◆ **TASK PROMPT**
Please copy each line of the data that includes the string "terms".

◆ **MATERIAL FOR THE TASK**
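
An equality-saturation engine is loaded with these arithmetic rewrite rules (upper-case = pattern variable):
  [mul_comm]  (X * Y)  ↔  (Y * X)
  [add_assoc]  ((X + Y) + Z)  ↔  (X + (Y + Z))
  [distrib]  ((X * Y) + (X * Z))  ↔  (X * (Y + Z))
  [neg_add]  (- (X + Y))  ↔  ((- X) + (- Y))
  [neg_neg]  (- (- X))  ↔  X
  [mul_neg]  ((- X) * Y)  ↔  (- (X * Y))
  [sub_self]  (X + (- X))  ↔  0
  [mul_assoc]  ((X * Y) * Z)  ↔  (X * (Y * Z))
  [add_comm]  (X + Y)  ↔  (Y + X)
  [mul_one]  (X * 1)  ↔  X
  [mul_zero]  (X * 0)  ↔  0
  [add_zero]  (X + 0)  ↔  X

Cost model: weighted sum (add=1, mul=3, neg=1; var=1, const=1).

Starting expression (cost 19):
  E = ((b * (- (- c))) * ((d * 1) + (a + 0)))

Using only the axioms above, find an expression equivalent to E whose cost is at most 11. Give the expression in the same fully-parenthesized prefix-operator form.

1. [mul_one →] (d * 1)  →  d;  E = ((b * (- (- c))) * (d + (a + 0)))
2. [neg_neg →] (- (- c))  →  c;  E = ((b * c) * (d + (a + 0)))
3. [add_zero →] (a + 0)  →  a;  cost 11 ≤ 11, done

((b * c) * (d + a))   [cost 11]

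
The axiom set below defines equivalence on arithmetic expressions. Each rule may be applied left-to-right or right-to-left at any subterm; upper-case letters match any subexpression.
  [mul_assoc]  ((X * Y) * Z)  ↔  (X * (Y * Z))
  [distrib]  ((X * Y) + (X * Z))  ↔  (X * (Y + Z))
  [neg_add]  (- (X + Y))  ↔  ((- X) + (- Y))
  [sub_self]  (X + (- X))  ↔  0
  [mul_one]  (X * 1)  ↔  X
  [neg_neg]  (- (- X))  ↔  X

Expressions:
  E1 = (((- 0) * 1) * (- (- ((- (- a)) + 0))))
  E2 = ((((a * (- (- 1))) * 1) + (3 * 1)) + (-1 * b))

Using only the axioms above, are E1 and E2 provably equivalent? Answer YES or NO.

The axioms are sound identities: if E1 ↔* E2 then E1 and E2 evaluate identically under any assignment.
Under a=0, b=0: E1 evaluates to 0, E2 to 3. Distinct ⇒ no rewrite sequence connects them.

NO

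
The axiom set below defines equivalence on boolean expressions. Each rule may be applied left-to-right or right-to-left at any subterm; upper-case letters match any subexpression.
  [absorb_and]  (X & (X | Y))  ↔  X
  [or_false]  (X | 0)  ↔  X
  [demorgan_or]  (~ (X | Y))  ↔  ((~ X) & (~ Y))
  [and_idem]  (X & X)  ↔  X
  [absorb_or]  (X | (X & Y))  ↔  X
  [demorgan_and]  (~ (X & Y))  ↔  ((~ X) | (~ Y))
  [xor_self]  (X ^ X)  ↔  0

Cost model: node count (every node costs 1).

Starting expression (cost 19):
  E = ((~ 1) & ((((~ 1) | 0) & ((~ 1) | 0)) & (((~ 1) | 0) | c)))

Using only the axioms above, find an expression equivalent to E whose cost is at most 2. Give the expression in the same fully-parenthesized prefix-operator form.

1. [and_idem →] (((~ 1) | 0) & ((~ 1) | 0))  →  ((~ 1) | 0);  E = ((~ 1) & (((~ 1) | 0) & (((~ 1) | 0) | c)))
2. [absorb_and →] (((~ 1) | 0) & (((~ 1) | 0) | c))  →  ((~ 1) | 0);  E = ((~ 1) & ((~ 1) | 0))
3. [absorb_and →] ((~ 1) & ((~ 1) | 0))  →  (~ 1);  cost 2 ≤ 2, done

(~ 1)   [cost 2]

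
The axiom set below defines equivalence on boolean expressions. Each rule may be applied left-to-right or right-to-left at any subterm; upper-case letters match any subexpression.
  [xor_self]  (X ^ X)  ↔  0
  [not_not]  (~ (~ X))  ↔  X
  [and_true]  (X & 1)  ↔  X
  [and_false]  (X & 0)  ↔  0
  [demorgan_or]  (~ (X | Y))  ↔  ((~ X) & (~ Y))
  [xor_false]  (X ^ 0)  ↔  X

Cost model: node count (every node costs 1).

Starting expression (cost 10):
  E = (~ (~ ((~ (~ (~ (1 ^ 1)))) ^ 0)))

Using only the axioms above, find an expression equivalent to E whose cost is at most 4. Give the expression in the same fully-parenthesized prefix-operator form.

step 1: xor_false (→) rewrites ((~ (~ (~ (1 ^ 1)))) ^ 0) into (~ (~ (~ (1 ^ 1)))), now (~ (~ (~ (~ (~ (1 ^ 1))))))
step 2: not_not (→) rewrites (~ (~ (~ (~ (1 ^ 1))))) into (~ (~ (1 ^ 1))), now (~ (~ (~ (1 ^ 1))))
step 3: not_not (→) rewrites (~ (~ (1 ^ 1))) into (1 ^ 1), reaching cost 4 (bound 4)

(~ (1 ^ 1))   [cost 4]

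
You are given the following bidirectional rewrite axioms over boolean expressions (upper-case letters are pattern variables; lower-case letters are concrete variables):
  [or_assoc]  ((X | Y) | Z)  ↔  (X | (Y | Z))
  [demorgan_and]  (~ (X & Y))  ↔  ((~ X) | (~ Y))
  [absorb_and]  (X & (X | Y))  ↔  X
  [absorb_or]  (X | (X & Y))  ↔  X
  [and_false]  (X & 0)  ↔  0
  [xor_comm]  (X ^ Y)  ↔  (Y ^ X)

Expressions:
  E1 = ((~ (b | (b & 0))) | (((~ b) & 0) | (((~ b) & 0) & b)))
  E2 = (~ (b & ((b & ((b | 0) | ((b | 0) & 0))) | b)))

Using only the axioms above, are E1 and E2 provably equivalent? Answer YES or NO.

YES

(1) (((~ b) & 0) | (((~ b) & 0) & b))  =[absorb_or →]=  ((~ b) & 0)    ⊢ ((~ (b | (b & 0))) | ((~ b) & 0))
(2) (b | (b & 0))  =[absorb_or →]=  b    ⊢ ((~ b) | ((~ b) & 0))
(3) ((~ b) | ((~ b) & 0))  =[absorb_or →]=  (~ b)
(4) b  =[absorb_and ←]=  (b & (b | b))    ⊢ (~ (b & (b | b)))
(5) b  =[absorb_and ←]=  (b & (b | 0))    ⊢ (~ (b & ((b & (b | 0)) | b)))
(6) (b | 0)  =[absorb_or ←]=  ((b | 0) | ((b | 0) & 0))    ⊢ E2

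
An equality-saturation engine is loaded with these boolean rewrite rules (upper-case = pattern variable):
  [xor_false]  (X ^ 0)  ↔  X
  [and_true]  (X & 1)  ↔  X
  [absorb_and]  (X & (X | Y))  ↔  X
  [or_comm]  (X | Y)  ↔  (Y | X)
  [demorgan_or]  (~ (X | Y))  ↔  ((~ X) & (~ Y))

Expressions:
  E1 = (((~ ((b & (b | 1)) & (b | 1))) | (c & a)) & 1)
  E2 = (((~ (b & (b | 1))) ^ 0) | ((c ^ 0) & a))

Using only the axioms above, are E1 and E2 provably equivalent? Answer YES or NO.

YES

step 1: and_true (→) rewrites (((~ ((b & (b | 1)) & (b | 1))) | (c & a)) & 1) into ((~ ((b & (b | 1)) & (b | 1))) | (c & a))
step 2: absorb_and (→) rewrites (b & (b | 1)) into b, now ((~ (b & (b | 1))) | (c & a))
step 3: absorb_and (→) rewrites (b & (b | 1)) into b, now ((~ b) | (c & a))
step 4: xor_false (←) rewrites c into (c ^ 0), now ((~ b) | ((c ^ 0) & a))
step 5: absorb_and (←) rewrites b into (b & (b | 1)), now ((~ (b & (b | 1))) | ((c ^ 0) & a))
step 6: xor_false (←) rewrites (~ (b & (b | 1))) into ((~ (b & (b | 1))) ^ 0), which is E2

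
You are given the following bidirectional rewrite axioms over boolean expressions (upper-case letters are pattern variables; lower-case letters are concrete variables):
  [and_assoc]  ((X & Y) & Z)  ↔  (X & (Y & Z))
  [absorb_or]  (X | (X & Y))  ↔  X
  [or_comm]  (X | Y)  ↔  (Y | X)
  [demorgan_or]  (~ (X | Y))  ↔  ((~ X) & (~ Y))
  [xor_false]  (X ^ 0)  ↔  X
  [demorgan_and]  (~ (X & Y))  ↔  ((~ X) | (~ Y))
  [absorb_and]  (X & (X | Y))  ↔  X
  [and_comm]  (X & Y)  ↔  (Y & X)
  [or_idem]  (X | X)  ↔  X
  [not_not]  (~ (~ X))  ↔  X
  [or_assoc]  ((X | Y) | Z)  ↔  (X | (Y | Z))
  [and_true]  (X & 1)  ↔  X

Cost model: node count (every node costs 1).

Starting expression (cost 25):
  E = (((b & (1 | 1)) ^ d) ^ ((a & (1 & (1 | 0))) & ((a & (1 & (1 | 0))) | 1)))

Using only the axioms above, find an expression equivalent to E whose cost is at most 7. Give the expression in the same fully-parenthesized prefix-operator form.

((b ^ d) ^ (a & 1))   [cost 7]

step 1: absorb_and (→) rewrites ((a & (1 & (1 | 0))) & ((a & (1 & (1 | 0))) | 1)) into (a & (1 & (1 | 0))), now (((b & (1 | 1)) ^ d) ^ (a & (1 & (1 | 0))))
step 2: or_idem (→) rewrites (1 | 1) into 1, now (((b & 1) ^ d) ^ (a & (1 & (1 | 0))))
step 3: absorb_and (→) rewrites (1 & (1 | 0)) into 1, now (((b & 1) ^ d) ^ (a & 1))
step 4: and_true (→) rewrites (b & 1) into b, reaching cost 7 (bound 7)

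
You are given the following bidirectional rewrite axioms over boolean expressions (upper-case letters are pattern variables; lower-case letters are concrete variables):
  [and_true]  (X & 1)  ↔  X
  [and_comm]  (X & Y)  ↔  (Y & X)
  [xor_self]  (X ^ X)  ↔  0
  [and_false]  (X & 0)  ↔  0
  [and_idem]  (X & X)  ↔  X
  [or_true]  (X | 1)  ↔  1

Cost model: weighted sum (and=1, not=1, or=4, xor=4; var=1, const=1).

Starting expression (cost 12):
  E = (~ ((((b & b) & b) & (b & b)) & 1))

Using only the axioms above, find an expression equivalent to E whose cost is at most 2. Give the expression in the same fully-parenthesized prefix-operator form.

1. [and_idem →] (b & b)  →  b;  E = (~ (((b & b) & (b & b)) & 1))
2. [and_idem →] (b & b)  →  b;  E = (~ (((b & b) & b) & 1))
3. [and_true →] (((b & b) & b) & 1)  →  ((b & b) & b);  E = (~ ((b & b) & b))
4. [and_idem →] (b & b)  →  b;  E = (~ (b & b))
5. [and_idem →] (b & b)  →  b;  cost 2 ≤ 2, done

(~ b)   [cost 2]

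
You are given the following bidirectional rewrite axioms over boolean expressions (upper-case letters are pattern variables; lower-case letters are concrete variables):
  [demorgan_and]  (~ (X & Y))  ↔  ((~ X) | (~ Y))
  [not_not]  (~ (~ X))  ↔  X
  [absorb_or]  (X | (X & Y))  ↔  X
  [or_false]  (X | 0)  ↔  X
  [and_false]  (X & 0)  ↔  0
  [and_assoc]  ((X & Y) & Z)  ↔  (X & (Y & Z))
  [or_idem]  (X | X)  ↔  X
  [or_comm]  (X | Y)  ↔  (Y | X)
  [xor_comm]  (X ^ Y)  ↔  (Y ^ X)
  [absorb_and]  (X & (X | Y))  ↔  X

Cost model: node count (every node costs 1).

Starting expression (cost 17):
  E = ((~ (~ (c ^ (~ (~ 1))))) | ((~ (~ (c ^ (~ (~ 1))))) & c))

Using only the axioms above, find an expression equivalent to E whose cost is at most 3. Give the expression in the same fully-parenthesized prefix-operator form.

(c ^ 1)   [cost 3]

step 1: absorb_or (→) rewrites ((~ (~ (c ^ (~ (~ 1))))) | ((~ (~ (c ^ (~ (~ 1))))) & c)) into (~ (~ (c ^ (~ (~ 1)))))
step 2: not_not (→) rewrites (~ (~ 1)) into 1, now (~ (~ (c ^ 1)))
step 3: not_not (→) rewrites (~ (~ (c ^ 1))) into (c ^ 1), reaching cost 3 (bound 3)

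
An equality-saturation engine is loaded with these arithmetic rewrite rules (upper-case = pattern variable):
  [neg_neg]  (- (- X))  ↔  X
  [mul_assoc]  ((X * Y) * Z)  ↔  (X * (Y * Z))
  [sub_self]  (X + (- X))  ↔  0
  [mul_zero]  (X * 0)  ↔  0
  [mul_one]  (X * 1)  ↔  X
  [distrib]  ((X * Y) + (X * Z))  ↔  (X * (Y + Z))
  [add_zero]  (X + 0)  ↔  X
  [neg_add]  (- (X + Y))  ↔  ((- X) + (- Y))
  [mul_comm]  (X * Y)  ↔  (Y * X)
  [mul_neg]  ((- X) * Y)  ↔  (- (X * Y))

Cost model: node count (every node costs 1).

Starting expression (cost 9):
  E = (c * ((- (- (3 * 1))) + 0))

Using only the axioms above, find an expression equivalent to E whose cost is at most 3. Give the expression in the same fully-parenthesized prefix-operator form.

(c * 3)   [cost 3]

(1) (3 * 1)  =[mul_one →]=  3    ⊢ (c * ((- (- 3)) + 0))
(2) ((- (- 3)) + 0)  =[add_zero →]=  (- (- 3))    ⊢ (c * (- (- 3)))
(3) (- (- 3))  =[neg_neg →]=  3    ⊢ cost 3, within 3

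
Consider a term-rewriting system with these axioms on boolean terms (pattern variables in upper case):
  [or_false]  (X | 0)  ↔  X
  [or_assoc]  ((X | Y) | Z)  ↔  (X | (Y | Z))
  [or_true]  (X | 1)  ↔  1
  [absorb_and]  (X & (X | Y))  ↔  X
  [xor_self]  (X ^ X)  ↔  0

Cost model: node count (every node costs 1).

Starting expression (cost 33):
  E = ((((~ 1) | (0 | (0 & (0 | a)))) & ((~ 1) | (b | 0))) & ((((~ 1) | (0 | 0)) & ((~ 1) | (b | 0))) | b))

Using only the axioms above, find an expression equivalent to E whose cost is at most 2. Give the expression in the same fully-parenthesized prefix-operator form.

(~ 1)   [cost 2]

step 1: absorb_and (→) rewrites (0 & (0 | a)) into 0, now ((((~ 1) | (0 | 0)) & ((~ 1) | (b | 0))) & ((((~ 1) | (0 | 0)) & ((~ 1) | (b | 0))) | b))
step 2: absorb_and (→) rewrites ((((~ 1) | (0 | 0)) & ((~ 1) | (b | 0))) & ((((~ 1) | (0 | 0)) & ((~ 1) | (b | 0))) | b)) into (((~ 1) | (0 | 0)) & ((~ 1) | (b | 0)))
step 3: or_false (→) rewrites (0 | 0) into 0, now (((~ 1) | 0) & ((~ 1) | (b | 0)))
step 4: or_false (→) rewrites (b | 0) into b, now (((~ 1) | 0) & ((~ 1) | b))
step 5: or_false (→) rewrites ((~ 1) | 0) into (~ 1), now ((~ 1) & ((~ 1) | b))
step 6: absorb_and (→) rewrites ((~ 1) & ((~ 1) | b)) into (~ 1), reaching cost 2 (bound 2)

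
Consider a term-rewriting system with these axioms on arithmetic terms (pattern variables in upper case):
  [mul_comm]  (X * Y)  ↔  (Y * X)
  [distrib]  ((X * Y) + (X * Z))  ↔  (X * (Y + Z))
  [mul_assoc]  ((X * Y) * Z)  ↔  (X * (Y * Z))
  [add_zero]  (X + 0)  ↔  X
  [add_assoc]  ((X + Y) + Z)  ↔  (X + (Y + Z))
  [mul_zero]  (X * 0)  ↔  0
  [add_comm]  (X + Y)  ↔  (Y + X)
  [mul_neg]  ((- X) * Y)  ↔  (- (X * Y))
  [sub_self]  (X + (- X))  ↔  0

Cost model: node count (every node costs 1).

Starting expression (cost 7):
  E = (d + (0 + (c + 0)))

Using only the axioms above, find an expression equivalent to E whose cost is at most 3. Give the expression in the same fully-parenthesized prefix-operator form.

(d + c)   [cost 3]

(1) (c + 0)  =[add_zero →]=  c    ⊢ (d + (0 + c))
(2) (0 + c)  =[add_comm →]=  (c + 0)    ⊢ (d + (c + 0))
(3) (c + 0)  =[add_zero →]=  c    ⊢ cost 3, within 3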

◆ **YOUR SOLUTION**
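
Consider a term-rewriting system with these axioms on boolean terms (pattern variables in upper case):
Consider a term-rewriting system with these axioms on arithmetic terms (pattern variables in upper case):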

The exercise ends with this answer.